▶ **WHAT YOU ARE ASKED TO DO**
Print word for word the first line of the records below and every following line through the one containing "Use Aho-Corasick. After"; print nothing else.

Dataset entries:
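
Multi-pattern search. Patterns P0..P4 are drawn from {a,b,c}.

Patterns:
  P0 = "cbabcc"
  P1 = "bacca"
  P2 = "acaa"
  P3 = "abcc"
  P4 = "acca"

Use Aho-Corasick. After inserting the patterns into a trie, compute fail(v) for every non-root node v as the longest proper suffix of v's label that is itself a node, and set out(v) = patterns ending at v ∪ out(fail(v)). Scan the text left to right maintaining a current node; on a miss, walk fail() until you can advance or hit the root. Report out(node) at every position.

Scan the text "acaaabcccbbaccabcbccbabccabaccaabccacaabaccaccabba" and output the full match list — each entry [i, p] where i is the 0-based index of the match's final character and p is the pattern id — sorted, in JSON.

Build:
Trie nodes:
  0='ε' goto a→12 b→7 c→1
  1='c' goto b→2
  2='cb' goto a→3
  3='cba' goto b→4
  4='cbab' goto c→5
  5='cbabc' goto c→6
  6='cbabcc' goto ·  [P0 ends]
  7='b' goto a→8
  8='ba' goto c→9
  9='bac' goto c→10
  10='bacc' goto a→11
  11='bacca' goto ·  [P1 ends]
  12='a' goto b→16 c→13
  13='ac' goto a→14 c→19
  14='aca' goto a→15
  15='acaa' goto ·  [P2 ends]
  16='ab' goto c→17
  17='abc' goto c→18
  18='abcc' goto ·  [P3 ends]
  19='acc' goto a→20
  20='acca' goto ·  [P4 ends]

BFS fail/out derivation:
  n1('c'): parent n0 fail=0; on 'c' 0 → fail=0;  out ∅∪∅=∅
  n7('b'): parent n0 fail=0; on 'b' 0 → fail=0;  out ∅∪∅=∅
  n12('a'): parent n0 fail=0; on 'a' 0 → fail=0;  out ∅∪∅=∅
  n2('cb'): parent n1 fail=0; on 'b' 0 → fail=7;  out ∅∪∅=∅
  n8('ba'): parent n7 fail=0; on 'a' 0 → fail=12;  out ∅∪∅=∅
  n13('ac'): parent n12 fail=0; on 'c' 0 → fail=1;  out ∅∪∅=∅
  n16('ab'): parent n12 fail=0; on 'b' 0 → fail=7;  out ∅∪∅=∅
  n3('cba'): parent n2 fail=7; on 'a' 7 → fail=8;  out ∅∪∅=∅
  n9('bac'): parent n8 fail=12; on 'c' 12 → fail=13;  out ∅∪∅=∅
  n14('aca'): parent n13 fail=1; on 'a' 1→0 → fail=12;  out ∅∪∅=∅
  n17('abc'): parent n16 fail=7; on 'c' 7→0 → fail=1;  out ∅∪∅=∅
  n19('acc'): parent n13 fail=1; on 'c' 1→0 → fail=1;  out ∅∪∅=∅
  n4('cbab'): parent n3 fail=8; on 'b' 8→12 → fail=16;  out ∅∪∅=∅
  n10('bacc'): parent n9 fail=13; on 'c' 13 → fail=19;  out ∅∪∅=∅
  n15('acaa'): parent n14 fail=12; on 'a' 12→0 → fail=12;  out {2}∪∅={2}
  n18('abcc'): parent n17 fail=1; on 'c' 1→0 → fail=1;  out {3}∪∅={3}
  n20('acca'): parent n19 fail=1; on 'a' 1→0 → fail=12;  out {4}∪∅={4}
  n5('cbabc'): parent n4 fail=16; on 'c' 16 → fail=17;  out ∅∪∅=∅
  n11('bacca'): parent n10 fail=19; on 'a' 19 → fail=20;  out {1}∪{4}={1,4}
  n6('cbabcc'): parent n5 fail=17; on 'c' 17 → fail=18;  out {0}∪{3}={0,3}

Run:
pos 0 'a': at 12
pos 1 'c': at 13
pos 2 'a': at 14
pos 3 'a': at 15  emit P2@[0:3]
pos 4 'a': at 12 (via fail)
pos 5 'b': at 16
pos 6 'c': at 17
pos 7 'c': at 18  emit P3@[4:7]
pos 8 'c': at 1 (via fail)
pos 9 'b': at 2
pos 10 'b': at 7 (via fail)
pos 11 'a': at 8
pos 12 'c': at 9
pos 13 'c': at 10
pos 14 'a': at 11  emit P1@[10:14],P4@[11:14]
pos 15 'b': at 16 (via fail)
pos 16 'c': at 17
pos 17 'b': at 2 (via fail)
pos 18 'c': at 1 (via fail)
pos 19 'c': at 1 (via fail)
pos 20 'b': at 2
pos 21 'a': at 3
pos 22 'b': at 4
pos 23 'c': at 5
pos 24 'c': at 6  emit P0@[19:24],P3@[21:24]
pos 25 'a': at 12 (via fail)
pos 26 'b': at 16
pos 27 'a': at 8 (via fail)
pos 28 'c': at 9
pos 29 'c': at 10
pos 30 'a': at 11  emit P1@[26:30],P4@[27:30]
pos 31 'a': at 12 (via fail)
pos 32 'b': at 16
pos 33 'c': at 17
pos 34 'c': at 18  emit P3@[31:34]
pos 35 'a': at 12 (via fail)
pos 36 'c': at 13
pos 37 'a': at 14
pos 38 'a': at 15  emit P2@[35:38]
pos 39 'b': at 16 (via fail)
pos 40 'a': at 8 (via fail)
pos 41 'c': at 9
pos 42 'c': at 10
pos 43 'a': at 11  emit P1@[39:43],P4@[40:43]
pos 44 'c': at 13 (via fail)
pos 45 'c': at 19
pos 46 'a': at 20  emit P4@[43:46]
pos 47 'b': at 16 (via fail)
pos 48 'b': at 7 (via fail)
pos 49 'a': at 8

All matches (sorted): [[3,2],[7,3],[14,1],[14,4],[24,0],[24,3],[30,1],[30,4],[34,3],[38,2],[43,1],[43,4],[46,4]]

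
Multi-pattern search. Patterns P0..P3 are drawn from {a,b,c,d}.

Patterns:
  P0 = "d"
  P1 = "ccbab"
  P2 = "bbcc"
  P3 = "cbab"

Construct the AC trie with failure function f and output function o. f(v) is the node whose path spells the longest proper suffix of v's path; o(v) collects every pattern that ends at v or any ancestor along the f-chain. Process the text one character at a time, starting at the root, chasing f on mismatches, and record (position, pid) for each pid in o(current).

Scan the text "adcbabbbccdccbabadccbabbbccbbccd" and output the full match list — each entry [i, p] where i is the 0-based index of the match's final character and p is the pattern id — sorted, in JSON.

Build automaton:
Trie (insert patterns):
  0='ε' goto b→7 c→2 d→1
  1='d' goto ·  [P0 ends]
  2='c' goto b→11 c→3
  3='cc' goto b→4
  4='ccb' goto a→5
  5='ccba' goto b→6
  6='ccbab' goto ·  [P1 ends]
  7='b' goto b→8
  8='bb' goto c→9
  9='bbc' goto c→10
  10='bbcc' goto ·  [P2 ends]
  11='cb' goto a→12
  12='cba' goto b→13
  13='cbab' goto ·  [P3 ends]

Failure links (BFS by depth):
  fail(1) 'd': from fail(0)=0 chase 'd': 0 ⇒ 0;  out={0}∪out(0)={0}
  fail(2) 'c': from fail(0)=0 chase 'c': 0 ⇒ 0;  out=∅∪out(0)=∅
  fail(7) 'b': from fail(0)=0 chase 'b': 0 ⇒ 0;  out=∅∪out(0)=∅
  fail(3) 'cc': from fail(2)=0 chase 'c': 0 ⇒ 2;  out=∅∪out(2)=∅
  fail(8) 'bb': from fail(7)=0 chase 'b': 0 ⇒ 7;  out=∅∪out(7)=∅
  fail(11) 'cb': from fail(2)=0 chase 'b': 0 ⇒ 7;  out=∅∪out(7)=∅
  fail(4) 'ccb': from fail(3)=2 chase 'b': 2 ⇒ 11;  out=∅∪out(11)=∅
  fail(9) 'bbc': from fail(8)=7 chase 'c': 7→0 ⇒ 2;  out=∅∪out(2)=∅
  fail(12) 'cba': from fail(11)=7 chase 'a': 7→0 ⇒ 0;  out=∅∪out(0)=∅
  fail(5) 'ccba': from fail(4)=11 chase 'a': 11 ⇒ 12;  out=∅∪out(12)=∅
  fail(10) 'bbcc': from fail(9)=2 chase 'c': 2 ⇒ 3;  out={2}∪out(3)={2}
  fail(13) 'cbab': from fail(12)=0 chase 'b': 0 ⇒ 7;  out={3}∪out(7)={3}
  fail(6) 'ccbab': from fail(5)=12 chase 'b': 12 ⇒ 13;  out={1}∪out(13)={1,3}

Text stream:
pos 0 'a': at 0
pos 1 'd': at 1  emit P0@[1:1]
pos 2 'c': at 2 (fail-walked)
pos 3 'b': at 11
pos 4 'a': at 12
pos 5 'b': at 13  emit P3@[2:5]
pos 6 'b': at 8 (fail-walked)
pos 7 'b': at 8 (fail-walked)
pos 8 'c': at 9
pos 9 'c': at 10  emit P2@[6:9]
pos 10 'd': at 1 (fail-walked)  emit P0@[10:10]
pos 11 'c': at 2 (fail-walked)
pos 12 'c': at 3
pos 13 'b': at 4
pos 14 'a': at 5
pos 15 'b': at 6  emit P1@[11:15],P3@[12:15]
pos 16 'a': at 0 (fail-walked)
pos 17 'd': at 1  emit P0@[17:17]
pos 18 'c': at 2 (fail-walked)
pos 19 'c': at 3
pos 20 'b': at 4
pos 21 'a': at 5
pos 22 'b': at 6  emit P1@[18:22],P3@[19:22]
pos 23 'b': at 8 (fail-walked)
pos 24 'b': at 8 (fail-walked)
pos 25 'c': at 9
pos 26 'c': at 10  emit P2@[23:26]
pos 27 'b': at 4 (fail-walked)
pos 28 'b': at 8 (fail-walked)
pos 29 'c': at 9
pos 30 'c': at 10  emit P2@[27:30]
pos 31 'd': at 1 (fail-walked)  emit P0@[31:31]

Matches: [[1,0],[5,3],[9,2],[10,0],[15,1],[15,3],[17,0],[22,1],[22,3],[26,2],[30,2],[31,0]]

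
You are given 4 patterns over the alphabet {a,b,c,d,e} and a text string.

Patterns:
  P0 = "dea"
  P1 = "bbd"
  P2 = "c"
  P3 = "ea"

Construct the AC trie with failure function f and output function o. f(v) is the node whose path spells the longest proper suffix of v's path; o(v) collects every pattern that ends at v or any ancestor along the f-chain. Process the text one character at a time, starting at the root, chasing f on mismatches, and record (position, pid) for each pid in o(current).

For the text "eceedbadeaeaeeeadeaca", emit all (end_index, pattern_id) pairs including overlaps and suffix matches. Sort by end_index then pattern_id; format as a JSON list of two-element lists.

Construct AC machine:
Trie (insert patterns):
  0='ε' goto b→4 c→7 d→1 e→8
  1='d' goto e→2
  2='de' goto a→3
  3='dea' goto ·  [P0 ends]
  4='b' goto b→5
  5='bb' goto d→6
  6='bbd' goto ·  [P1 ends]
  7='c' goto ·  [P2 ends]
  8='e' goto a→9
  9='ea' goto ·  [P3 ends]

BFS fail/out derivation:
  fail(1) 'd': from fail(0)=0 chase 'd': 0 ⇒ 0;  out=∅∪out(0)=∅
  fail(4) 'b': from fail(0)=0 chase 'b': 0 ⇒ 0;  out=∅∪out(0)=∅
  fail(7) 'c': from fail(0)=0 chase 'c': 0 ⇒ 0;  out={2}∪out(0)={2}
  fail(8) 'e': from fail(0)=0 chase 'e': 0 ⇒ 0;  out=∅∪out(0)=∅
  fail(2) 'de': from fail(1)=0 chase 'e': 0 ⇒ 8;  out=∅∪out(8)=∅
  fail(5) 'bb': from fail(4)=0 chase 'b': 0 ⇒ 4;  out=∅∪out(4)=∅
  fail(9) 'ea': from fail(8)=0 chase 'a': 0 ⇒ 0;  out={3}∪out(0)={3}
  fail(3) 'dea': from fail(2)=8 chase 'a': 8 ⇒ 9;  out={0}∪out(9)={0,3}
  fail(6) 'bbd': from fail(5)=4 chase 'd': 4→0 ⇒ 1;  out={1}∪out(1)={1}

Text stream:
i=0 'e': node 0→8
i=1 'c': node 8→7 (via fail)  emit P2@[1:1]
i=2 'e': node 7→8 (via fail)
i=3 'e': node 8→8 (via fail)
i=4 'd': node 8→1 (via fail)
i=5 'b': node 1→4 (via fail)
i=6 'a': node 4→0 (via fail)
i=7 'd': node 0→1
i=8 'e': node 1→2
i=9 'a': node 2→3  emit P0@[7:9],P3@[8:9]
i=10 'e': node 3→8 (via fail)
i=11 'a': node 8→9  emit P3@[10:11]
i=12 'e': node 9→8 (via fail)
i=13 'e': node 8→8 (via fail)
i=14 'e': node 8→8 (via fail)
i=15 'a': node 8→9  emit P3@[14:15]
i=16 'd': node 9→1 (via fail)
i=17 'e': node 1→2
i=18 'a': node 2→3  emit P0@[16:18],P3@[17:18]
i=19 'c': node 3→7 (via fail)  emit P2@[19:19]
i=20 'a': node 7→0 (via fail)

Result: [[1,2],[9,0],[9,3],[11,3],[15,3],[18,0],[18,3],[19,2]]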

▶ **EXPECTED ANSWER**
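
Multi-pattern search. Patterns P0..P4 are drawn from {a,b,c}.

Patterns:
  P0 = "cbabcc"
  P1 = "bacca"
  P2 = "acaa"
  P3 = "abcc"
  P4 = "acca"

Use Aho-Corasick. After inserting the patterns into a trie, compute fail(v) for every non-root node v as the longest proper suffix of v's label that is itself a node, and set out(v) = patterns ending at v ∪ out(fail(v)). Scan the text left to right maintaining a current node; on a miss, walk fail() until you can advance or hit the root. Report out(node) at every position.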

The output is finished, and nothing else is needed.